Nothing outside the stretch is wanted. Repeat exactly the lines of the listing below from the one that contains "3.29 | 1.42 |" through the one that contains "0.98 | 0.60 |", both ends included.
• • •
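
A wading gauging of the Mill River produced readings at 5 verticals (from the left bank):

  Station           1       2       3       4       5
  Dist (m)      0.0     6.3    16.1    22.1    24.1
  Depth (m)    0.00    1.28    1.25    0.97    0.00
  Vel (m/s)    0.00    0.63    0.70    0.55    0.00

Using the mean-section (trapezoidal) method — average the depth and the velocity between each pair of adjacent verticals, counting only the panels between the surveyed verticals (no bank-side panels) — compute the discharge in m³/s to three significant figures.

13.9 m³/s

Panel 1-2: Δb = 6.3 m, d̄ = (0.00+1.28)/2 = 0.64, v̄ = (0.00+0.63)/2 = 0.315 → q = 6.3×0.64×0.315 = 1.270 m³/s
Panel 2-3: Δb = 9.8 m, d̄ = (1.28+1.25)/2 = 1.265, v̄ = (0.63+0.70)/2 = 0.665 → q = 9.8×1.265×0.665 = 8.244 m³/s
Panel 3-4: Δb = 6 m, d̄ = (1.25+0.97)/2 = 1.11, v̄ = (0.70+0.55)/2 = 0.625 → q = 6×1.11×0.625 = 4.163 m³/s
Panel 4-5: Δb = 2 m, d̄ = (0.97+0.00)/2 = 0.485, v̄ = (0.55+0.00)/2 = 0.275 → q = 2×0.485×0.275 = 0.2668 m³/s
Q = Σ q = 13.94 m³/s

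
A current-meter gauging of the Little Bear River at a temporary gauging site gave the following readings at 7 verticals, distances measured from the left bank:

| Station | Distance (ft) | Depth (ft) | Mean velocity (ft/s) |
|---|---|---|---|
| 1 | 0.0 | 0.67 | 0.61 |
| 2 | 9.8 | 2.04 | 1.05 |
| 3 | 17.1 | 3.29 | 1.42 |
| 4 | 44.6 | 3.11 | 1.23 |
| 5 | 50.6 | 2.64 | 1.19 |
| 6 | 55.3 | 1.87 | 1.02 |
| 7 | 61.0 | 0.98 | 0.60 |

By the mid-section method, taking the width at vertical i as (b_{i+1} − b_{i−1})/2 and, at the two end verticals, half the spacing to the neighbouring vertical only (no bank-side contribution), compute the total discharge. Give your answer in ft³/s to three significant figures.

194 ft³/s

w_1 = (9.8 − 0.0)/2 = 4.9 ft; q_1 = 0.61 × 0.67 × 4.9 = 2.003 ft³/s
w_2 = (17.1 − 0.0)/2 = 8.55 ft; q_2 = 1.05 × 2.04 × 8.55 = 18.31 ft³/s
w_3 = (44.6 − 9.8)/2 = 17.4 ft; q_3 = 1.42 × 3.29 × 17.4 = 81.29 ft³/s
w_4 = (50.6 − 17.1)/2 = 16.75 ft; q_4 = 1.23 × 3.11 × 16.75 = 64.07 ft³/s
w_5 = (55.3 − 44.6)/2 = 5.35 ft; q_5 = 1.19 × 2.64 × 5.35 = 16.81 ft³/s
w_6 = (61.0 − 50.6)/2 = 5.2 ft; q_6 = 1.02 × 1.87 × 5.2 = 9.918 ft³/s
w_7 = (61.0 − 55.3)/2 = 2.85 ft; q_7 = 0.60 × 0.98 × 2.85 = 1.676 ft³/s
Q = Σ qᵢ = 194.1 ft³/s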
• • •
## Completed exercise:
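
| 3 | 17.1 | 3.29 | 1.42 |
| 4 | 44.6 | 3.11 | 1.23 |
| 5 | 50.6 | 2.64 | 1.19 |
| 6 | 55.3 | 1.87 | 1.02 |
| 7 | 61.0 | 0.98 | 0.60 |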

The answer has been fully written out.